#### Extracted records
========================================================================
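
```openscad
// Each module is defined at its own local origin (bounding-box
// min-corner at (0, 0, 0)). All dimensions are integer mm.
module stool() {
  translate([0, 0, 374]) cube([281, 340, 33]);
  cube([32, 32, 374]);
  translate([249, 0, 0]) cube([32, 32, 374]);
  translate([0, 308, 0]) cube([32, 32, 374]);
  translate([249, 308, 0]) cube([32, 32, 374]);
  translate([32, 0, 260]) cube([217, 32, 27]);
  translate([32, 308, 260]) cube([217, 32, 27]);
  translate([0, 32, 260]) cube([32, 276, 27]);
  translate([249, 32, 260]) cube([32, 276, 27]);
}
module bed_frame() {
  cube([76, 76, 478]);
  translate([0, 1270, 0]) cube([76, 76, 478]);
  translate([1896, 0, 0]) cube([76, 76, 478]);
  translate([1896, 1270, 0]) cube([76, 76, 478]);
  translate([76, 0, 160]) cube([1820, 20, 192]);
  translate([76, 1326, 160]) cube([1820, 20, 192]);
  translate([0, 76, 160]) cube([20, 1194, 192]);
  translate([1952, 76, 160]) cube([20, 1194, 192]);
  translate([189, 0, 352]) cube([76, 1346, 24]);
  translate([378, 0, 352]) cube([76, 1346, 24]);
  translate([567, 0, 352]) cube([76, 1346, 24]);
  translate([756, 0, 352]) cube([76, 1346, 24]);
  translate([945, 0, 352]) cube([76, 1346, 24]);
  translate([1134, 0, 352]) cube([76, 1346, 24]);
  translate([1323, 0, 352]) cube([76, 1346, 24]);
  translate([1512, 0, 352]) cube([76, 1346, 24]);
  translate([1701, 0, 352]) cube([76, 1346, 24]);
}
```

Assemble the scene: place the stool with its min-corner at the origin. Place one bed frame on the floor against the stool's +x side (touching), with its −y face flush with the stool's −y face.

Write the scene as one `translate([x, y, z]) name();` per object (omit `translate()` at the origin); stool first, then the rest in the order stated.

stool();
translate([281, 0, 0]) bed_frame();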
========================================================================
#### Problem description
Scan the entries above, and wherever a line holds the string "module", copy it.

#### Result of the task
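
// Each module is defined at its own local origin (bounding-box
module stool() {
module bed_frame() {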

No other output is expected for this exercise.